Activity
Return each line of the records below that contains the word "unrecorded".
[[ Provided entries, beginning ]]
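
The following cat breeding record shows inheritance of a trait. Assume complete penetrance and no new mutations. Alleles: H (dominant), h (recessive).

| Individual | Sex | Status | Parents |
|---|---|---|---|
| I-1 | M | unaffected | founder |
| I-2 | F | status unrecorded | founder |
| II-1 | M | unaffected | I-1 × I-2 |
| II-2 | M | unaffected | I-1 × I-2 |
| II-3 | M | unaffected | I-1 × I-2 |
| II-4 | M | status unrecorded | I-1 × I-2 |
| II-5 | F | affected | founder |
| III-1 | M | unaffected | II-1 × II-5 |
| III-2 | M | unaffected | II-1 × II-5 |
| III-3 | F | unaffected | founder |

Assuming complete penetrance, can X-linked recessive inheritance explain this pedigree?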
[[ Provided entries, end ]]
Solution below
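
| I-2 | F | status unrecorded | founder |
| II-4 | M | status unrecorded | I-1 × I-2 |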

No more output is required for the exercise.